### WORK REQUEST
Copy out the entire listing, keeping each line exactly as it is.

++++ ENTRIES SUPPLIED

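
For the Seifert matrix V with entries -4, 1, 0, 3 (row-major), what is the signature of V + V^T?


Step 1: V + V^T = [[-8, 1], [1, 6]]
Step 2: trace = -2, det = -49
Step 3: Discriminant = (-2)^2 - 4*(-49) = 200
Step 4: Eigenvalues: 6.07107, -8.07107
Step 5: Signature = (# positive eigenvalues) - (# negative eigenvalues) = 0

0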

++++++++

### ANSWER SECTION
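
For the Seifert matrix V with entries -4, 1, 0, 3 (row-major), what is the signature of V + V^T?


Step 1: V + V^T = [[-8, 1], [1, 6]]
Step 2: trace = -2, det = -49
Step 3: Discriminant = (-2)^2 - 4*(-49) = 200
Step 4: Eigenvalues: 6.07107, -8.07107
Step 5: Signature = (# positive eigenvalues) - (# negative eigenvalues) = 0

0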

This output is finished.